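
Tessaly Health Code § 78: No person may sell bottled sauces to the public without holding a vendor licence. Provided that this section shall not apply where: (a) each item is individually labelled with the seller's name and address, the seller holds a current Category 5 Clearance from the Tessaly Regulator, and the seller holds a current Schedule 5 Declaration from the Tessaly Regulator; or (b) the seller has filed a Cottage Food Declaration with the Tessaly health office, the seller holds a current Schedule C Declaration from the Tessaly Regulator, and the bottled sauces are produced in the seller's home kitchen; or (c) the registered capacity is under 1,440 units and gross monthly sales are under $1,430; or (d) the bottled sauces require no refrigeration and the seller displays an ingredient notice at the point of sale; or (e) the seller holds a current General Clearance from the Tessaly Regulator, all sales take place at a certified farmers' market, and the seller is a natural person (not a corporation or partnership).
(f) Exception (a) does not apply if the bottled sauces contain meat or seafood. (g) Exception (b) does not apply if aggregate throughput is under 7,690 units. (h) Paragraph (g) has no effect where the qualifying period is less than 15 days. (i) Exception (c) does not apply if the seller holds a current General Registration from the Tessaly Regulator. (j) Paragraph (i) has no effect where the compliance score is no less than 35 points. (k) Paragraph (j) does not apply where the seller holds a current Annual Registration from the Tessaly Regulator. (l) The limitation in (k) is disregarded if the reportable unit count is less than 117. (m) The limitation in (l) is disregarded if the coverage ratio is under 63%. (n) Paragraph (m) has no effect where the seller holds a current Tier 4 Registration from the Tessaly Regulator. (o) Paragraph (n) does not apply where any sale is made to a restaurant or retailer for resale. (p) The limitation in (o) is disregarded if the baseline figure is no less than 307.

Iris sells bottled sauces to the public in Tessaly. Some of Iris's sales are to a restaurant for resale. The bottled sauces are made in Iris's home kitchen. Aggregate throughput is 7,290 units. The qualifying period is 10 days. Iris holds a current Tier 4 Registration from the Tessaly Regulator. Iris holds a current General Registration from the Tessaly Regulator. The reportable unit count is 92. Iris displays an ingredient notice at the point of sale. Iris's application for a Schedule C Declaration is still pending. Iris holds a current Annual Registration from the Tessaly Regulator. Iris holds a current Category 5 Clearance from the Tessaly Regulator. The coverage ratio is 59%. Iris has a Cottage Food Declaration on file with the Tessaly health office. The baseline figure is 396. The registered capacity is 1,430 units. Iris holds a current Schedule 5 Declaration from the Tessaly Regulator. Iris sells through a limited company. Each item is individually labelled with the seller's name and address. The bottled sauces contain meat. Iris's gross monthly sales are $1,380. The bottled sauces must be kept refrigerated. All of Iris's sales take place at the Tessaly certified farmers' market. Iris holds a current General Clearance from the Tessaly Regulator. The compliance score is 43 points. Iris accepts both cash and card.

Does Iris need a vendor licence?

No — exception (c) applies; Iris is not required to hold a vendor licence.

Exception (a)'s conditions are all satisfied: items are individually labelled; a current Category 5 Clearance is held; a current Schedule 5 Declaration is held. Turning to paragraph (f): (f) applies — the bottled sauces contain meat. So (a) is unavailable.
Exception (b) requires that the seller holds a current Schedule C Declaration from the Tessaly Regulator; but there is no Schedule C Declaration in force, so (b) is unavailable.
All of (c)'s requirements are met (the registered capacity is 1,430 units, under the 1,440 units limit; gross monthly sales are $1,380, under the $1,430 limit). Considering the limiting provisions: (i) is engaged (a current General Registration is held), but is displaced by (j): (j) operates — the compliance score is 43 points, meeting the 35 points threshold. (k) would limit (j) — a current Annual Registration is held — but (l) sets (k) aside: (l) operates against (k): the reportable unit count is 92, less than the 117 limit. (m) would limit (l) — the coverage ratio is 59%, under the 63% limit — but (n) sets (m) aside: (n) operates against (m): a current Tier 4 Registration is held. (o) would limit (n) — some sales are to a restaurant for resale — but (p) sets (o) aside: (p) operates against (o): the baseline figure is 396, meeting the 307 threshold. (c) remains available.
Exception (d) does not apply: the bottled sauces require refrigeration.
Exception (e) fails — the seller operates through a limited company.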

○ ○ ○ ○

INSTRUCTIONS FOR THE TASK -
Every entry above should be written out again, precisely.

TASK SOLUTION -
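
Tessaly Health Code § 78: No person may sell bottled sauces to the public without holding a vendor licence. Provided that this section shall not apply where: (a) each item is individually labelled with the seller's name and address, the seller holds a current Category 5 Clearance from the Tessaly Regulator, and the seller holds a current Schedule 5 Declaration from the Tessaly Regulator; or (b) the seller has filed a Cottage Food Declaration with the Tessaly health office, the seller holds a current Schedule C Declaration from the Tessaly Regulator, and the bottled sauces are produced in the seller's home kitchen; or (c) the registered capacity is under 1,440 units and gross monthly sales are under $1,430; or (d) the bottled sauces require no refrigeration and the seller displays an ingredient notice at the point of sale; or (e) the seller holds a current General Clearance from the Tessaly Regulator, all sales take place at a certified farmers' market, and the seller is a natural person (not a corporation or partnership).
(f) Exception (a) does not apply if the bottled sauces contain meat or seafood. (g) Exception (b) does not apply if aggregate throughput is under 7,690 units. (h) Paragraph (g) has no effect where the qualifying period is less than 15 days. (i) Exception (c) does not apply if the seller holds a current General Registration from the Tessaly Regulator. (j) Paragraph (i) has no effect where the compliance score is no less than 35 points. (k) Paragraph (j) does not apply where the seller holds a current Annual Registration from the Tessaly Regulator. (l) The limitation in (k) is disregarded if the reportable unit count is less than 117. (m) The limitation in (l) is disregarded if the coverage ratio is under 63%. (n) Paragraph (m) has no effect where the seller holds a current Tier 4 Registration from the Tessaly Regulator. (o) Paragraph (n) does not apply where any sale is made to a restaurant or retailer for resale. (p) The limitation in (o) is disregarded if the baseline figure is no less than 307.

Iris sells bottled sauces to the public in Tessaly. Some of Iris's sales are to a restaurant for resale. The bottled sauces are made in Iris's home kitchen. Aggregate throughput is 7,290 units. The qualifying period is 10 days. Iris holds a current Tier 4 Registration from the Tessaly Regulator. Iris holds a current General Registration from the Tessaly Regulator. The reportable unit count is 92. Iris displays an ingredient notice at the point of sale. Iris's application for a Schedule C Declaration is still pending. Iris holds a current Annual Registration from the Tessaly Regulator. Iris holds a current Category 5 Clearance from the Tessaly Regulator. The coverage ratio is 59%. Iris has a Cottage Food Declaration on file with the Tessaly health office. The baseline figure is 396. The registered capacity is 1,430 units. Iris holds a current Schedule 5 Declaration from the Tessaly Regulator. Iris sells through a limited company. Each item is individually labelled with the seller's name and address. The bottled sauces contain meat. Iris's gross monthly sales are $1,380. The bottled sauces must be kept refrigerated. All of Iris's sales take place at the Tessaly certified farmers' market. Iris holds a current General Clearance from the Tessaly Regulator. The compliance score is 43 points. Iris accepts both cash and card.

Does Iris need a vendor licence?

No — exception (c) applies; Iris is not required to hold a vendor licence.

Exception (a)'s conditions are all satisfied: items are individually labelled; a current Category 5 Clearance is held; a current Schedule 5 Declaration is held. Turning to paragraph (f): (f) applies — the bottled sauces contain meat. So (a) is unavailable.
Exception (b) requires that the seller holds a current Schedule C Declaration from the Tessaly Regulator; but there is no Schedule C Declaration in force, so (b) is unavailable.
All of (c)'s requirements are met (the registered capacity is 1,430 units, under the 1,440 units limit; gross monthly sales are $1,380, under the $1,430 limit). Considering the limiting provisions: (i) is engaged (a current General Registration is held), but is displaced by (j): (j) operates — the compliance score is 43 points, meeting the 35 points threshold. (k) would limit (j) — a current Annual Registration is held — but (l) sets (k) aside: (l) operates against (k): the reportable unit count is 92, less than the 117 limit. (m) would limit (l) — the coverage ratio is 59%, under the 63% limit — but (n) sets (m) aside: (n) operates against (m): a current Tier 4 Registration is held. (o) would limit (n) — some sales are to a restaurant for resale — but (p) sets (o) aside: (p) operates against (o): the baseline figure is 396, meeting the 307 threshold. (c) remains available.
Exception (d) does not apply: the bottled sauces require refrigeration.
Exception (e) fails — the seller operates through a limited company.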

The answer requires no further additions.